→ **Problem description**
In the material beneath, how many lines contain the word "coordinate"? Give the count alone.

→ **Data listing**
::::::::::
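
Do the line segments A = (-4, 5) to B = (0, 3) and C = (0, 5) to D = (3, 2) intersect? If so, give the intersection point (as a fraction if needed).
No (intersection of containing lines falls outside at least one segment)

Parametrize and solve: t = 2, s = 4/3. At least one of these is outside [0, 1], so the segments do not intersect.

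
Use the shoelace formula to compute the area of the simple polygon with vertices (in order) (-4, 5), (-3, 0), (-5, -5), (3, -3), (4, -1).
Area = 85/2

Shoelace formula: Area = (1/2) |Σ_i (x_i · y_{i+1} − x_{i+1} · y_i)| (indices mod n). Compute each cross term:
  (-4)(0) − (-3)(5) = 15
  (-3)(-5) − (-5)(0) = 15
  (-5)(-3) − (3)(-5) = 30
  (3)(-1) − (4)(-3) = 9
  (4)(5) − (-4)(-1) = 16
Sum = 85, so (signed) Area = 85/2 = 85/2, |Area| = 85/2.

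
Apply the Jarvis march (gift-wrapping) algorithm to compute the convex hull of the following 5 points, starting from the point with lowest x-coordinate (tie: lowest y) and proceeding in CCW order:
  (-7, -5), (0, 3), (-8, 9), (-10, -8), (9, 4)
Hull (CCW) = [(-10, -8), (9, 4), (-8, 9)]

Jarvis march: at each step, from the current hull vertex p, select the next vertex q as the point such that every other point lies strictly to the left of (or on) the directed line p → q. (Equivalently: for every other point r, the cross product (q − p) × (r − p) ≥ 0.)
Starting point (lowest x, tie lowest y): (-10, -8). Wrap until returning to start. Resulting hull: (-10, -8), (9, 4), (-8, 9).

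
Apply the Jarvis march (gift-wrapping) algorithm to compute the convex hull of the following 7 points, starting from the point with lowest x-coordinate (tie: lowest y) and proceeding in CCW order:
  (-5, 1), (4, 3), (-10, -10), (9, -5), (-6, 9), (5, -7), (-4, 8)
Hull (CCW) = [(-10, -10), (5, -7), (9, -5), (4, 3), (-4, 8), (-6, 9)]

Jarvis march: at each step, from the current hull vertex p, select the next vertex q as the point such that every other point lies strictly to the left of (or on) the directed line p → q. (Equivalently: for every other point r, the cross product (q − p) × (r − p) ≥ 0.)
Starting point (lowest x, tie lowest y): (-10, -10). Wrap until returning to start. Resulting hull: (-10, -10), (5, -7), (9, -5), (4, 3), (-4, 8), (-6, 9).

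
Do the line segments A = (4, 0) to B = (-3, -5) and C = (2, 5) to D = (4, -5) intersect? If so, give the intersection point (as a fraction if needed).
Yes; intersection at (25/8, -5/8) (t = 1/8 on AB, s = 9/16 on CD)

Parametrize AB as A + t(B − A) = (4 + -7 t, 0 + -5 t) and CD as C + s(D − C) = (2 + 2 s, 5 + -10 s). Solve the linear system for (t, s). Determinant = -80 ≠ 0, so a unique intersection of the containing lines exists. Solution: t = 1/8, s = 9/16 — both in [0, 1], so the segments cross. Intersection point: (25/8, -5/8).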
::::::::::
→ **Answer section**
2